Collected data:

=== Begin Enclosure ===

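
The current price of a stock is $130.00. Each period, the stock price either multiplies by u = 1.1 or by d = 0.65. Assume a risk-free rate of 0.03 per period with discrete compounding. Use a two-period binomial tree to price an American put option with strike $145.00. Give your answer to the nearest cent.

$15.58

Risk-neutral probability p = (1 + 0.03 − 0.65)/(1.1 − 0.65) = 0.3800/0.4500 = 0.8444
Terminal stock prices: S_uu = 157.3, S_ud = 92.95, S_dd = 54.93
Terminal payoffs (K − S): max(-12.3, 0) = 0, max(52.05, 0) = 52.05, max(90.07, 0) = 90.07
Node u (S = 143): continuation = 1/1.03·[0.8444·0.0000 + 0.1556·52.0500] = 7.8608; exercise value = 2.0000 ≤ continuation, so V_u = 7.8608
Node d (S = 84.5): continuation = 1/1.03·[0.8444·52.0500 + 0.1556·90.0750] = 56.2767; exercise value = 60.5000 > continuation, so V_d = 60.5000 (exercise)
Node 0 (S = 130): continuation = 1/1.03·[0.8444·7.8608 + 0.1556·60.5000] = 15.5817; exercise value = 15.0000 ≤ continuation, so V_0 = 15.5817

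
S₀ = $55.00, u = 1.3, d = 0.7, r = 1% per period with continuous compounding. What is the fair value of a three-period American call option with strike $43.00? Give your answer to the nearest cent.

Risk-neutral probability p = (e^0.01 − 0.7)/(1.3 − 0.7) = 0.3101/0.6000 = 0.5168
Terminal stock prices: S_uuu = 120.8, S_uud = 65.06, S_udd = 35.03, S_ddd = 18.86
Terminal payoffs (S − K): max(77.84, 0) = 77.84, max(22.06, 0) = 22.06, max(-7.965, 0) = 0, max(-24.14, 0) = 0
Node uu (S = 92.95): continuation = e^(−0.01)·[0.5168·77.8350 + 0.4832·22.0650] = 50.3779; exercise value = 49.9500 ≤ continuation, so V_uu = 50.3779
Node ud (S = 50.05): continuation = e^(−0.01)·[0.5168·22.0650 + 0.4832·0.0000] = 11.2886; exercise value = 7.0500 ≤ continuation, so V_ud = 11.2886
Node dd (S = 26.95): continuation = e^(−0.01)·[0.5168·0.0000 + 0.4832·0.0000] = 0.0000; exercise value = 0.0000 ≤ continuation, so V_dd = 0.0000
Node u (S = 71.5): continuation = e^(−0.01)·[0.5168·50.3779 + 0.4832·11.2886] = 31.1747; exercise value = 28.5000 ≤ continuation, so V_u = 31.1747
Node d (S = 38.5): continuation = e^(−0.01)·[0.5168·11.2886 + 0.4832·0.0000] = 5.7754; exercise value = 0.0000 ≤ continuation, so V_d = 5.7754
Node 0 (S = 55): continuation = e^(−0.01)·[0.5168·31.1747 + 0.4832·5.7754] = 18.7124; exercise value = 12.0000 ≤ continuation, so V_0 = 18.7124

$18.71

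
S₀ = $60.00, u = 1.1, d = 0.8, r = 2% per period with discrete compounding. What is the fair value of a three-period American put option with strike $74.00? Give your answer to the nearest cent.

$14.00

Risk-neutral probability p = (1 + 0.02 − 0.8)/(1.1 − 0.8) = 0.2200/0.3000 = 0.7333
Terminal stock prices: S_uuu = 79.86, S_uud = 58.08, S_udd = 42.24, S_ddd = 30.72
Terminal payoffs (K − S): max(-5.86, 0) = 0, max(15.92, 0) = 15.92, max(31.76, 0) = 31.76, max(43.28, 0) = 43.28
Node uu (S = 72.6): continuation = 1/1.02·[0.7333·0.0000 + 0.2667·15.9200] = 4.1621; exercise value = 1.4000 ≤ continuation, so V_uu = 4.1621
Node ud (S = 52.8): continuation = 1/1.02·[0.7333·15.9200 + 0.2667·31.7600] = 19.7490; exercise value = 21.2000 > continuation, so V_ud = 21.2000 (exercise)
Node dd (S = 38.4): continuation = 1/1.02·[0.7333·31.7600 + 0.2667·43.2800] = 34.1490; exercise value = 35.6000 > continuation, so V_dd = 35.6000 (exercise)
Node u (S = 66): continuation = 1/1.02·[0.7333·4.1621 + 0.2667·21.2000] = 8.5348; exercise value = 8.0000 ≤ continuation, so V_u = 8.5348
Node d (S = 48): continuation = 1/1.02·[0.7333·21.2000 + 0.2667·35.6000] = 24.5490; exercise value = 26.0000 > continuation, so V_d = 26.0000 (exercise)
Node 0 (S = 60): continuation = 1/1.02·[0.7333·8.5348 + 0.2667·26.0000] = 12.9335; exercise value = 14.0000 > continuation, so V_0 = 14.0000 (exercise)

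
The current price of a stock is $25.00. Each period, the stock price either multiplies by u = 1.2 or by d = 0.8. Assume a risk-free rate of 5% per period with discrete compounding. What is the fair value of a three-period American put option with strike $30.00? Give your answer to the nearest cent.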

=== End Enclosure ===

#### [WHAT TO PRODUCE]
Reproduce every line of the data so that nothing differs from the original.

#### [SOLUTION FOR THIS TASK]
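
The current price of a stock is $130.00. Each period, the stock price either multiplies by u = 1.1 or by d = 0.65. Assume a risk-free rate of 0.03 per period with discrete compounding. Use a two-period binomial tree to price an American put option with strike $145.00. Give your answer to the nearest cent.

$15.58

Risk-neutral probability p = (1 + 0.03 − 0.65)/(1.1 − 0.65) = 0.3800/0.4500 = 0.8444
Terminal stock prices: S_uu = 157.3, S_ud = 92.95, S_dd = 54.93
Terminal payoffs (K − S): max(-12.3, 0) = 0, max(52.05, 0) = 52.05, max(90.07, 0) = 90.07
Node u (S = 143): continuation = 1/1.03·[0.8444·0.0000 + 0.1556·52.0500] = 7.8608; exercise value = 2.0000 ≤ continuation, so V_u = 7.8608
Node d (S = 84.5): continuation = 1/1.03·[0.8444·52.0500 + 0.1556·90.0750] = 56.2767; exercise value = 60.5000 > continuation, so V_d = 60.5000 (exercise)
Node 0 (S = 130): continuation = 1/1.03·[0.8444·7.8608 + 0.1556·60.5000] = 15.5817; exercise value = 15.0000 ≤ continuation, so V_0 = 15.5817

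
S₀ = $55.00, u = 1.3, d = 0.7, r = 1% per period with continuous compounding. What is the fair value of a three-period American call option with strike $43.00? Give your answer to the nearest cent.

Risk-neutral probability p = (e^0.01 − 0.7)/(1.3 − 0.7) = 0.3101/0.6000 = 0.5168
Terminal stock prices: S_uuu = 120.8, S_uud = 65.06, S_udd = 35.03, S_ddd = 18.86
Terminal payoffs (S − K): max(77.84, 0) = 77.84, max(22.06, 0) = 22.06, max(-7.965, 0) = 0, max(-24.14, 0) = 0
Node uu (S = 92.95): continuation = e^(−0.01)·[0.5168·77.8350 + 0.4832·22.0650] = 50.3779; exercise value = 49.9500 ≤ continuation, so V_uu = 50.3779
Node ud (S = 50.05): continuation = e^(−0.01)·[0.5168·22.0650 + 0.4832·0.0000] = 11.2886; exercise value = 7.0500 ≤ continuation, so V_ud = 11.2886
Node dd (S = 26.95): continuation = e^(−0.01)·[0.5168·0.0000 + 0.4832·0.0000] = 0.0000; exercise value = 0.0000 ≤ continuation, so V_dd = 0.0000
Node u (S = 71.5): continuation = e^(−0.01)·[0.5168·50.3779 + 0.4832·11.2886] = 31.1747; exercise value = 28.5000 ≤ continuation, so V_u = 31.1747
Node d (S = 38.5): continuation = e^(−0.01)·[0.5168·11.2886 + 0.4832·0.0000] = 5.7754; exercise value = 0.0000 ≤ continuation, so V_d = 5.7754
Node 0 (S = 55): continuation = e^(−0.01)·[0.5168·31.1747 + 0.4832·5.7754] = 18.7124; exercise value = 12.0000 ≤ continuation, so V_0 = 18.7124

$18.71

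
S₀ = $60.00, u = 1.1, d = 0.8, r = 2% per period with discrete compounding. What is the fair value of a three-period American put option with strike $74.00? Give your answer to the nearest cent.

$14.00

Risk-neutral probability p = (1 + 0.02 − 0.8)/(1.1 − 0.8) = 0.2200/0.3000 = 0.7333
Terminal stock prices: S_uuu = 79.86, S_uud = 58.08, S_udd = 42.24, S_ddd = 30.72
Terminal payoffs (K − S): max(-5.86, 0) = 0, max(15.92, 0) = 15.92, max(31.76, 0) = 31.76, max(43.28, 0) = 43.28
Node uu (S = 72.6): continuation = 1/1.02·[0.7333·0.0000 + 0.2667·15.9200] = 4.1621; exercise value = 1.4000 ≤ continuation, so V_uu = 4.1621
Node ud (S = 52.8): continuation = 1/1.02·[0.7333·15.9200 + 0.2667·31.7600] = 19.7490; exercise value = 21.2000 > continuation, so V_ud = 21.2000 (exercise)
Node dd (S = 38.4): continuation = 1/1.02·[0.7333·31.7600 + 0.2667·43.2800] = 34.1490; exercise value = 35.6000 > continuation, so V_dd = 35.6000 (exercise)
Node u (S = 66): continuation = 1/1.02·[0.7333·4.1621 + 0.2667·21.2000] = 8.5348; exercise value = 8.0000 ≤ continuation, so V_u = 8.5348
Node d (S = 48): continuation = 1/1.02·[0.7333·21.2000 + 0.2667·35.6000] = 24.5490; exercise value = 26.0000 > continuation, so V_d = 26.0000 (exercise)
Node 0 (S = 60): continuation = 1/1.02·[0.7333·8.5348 + 0.2667·26.0000] = 12.9335; exercise value = 14.0000 > continuation, so V_0 = 14.0000 (exercise)

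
The current price of a stock is $25.00. Each period, the stock price either multiplies by u = 1.2 or by d = 0.8. Assume a risk-free rate of 5% per period with discrete compounding. What is the fair value of a three-period American put option with strike $30.00? Give your answer to the nearest cent.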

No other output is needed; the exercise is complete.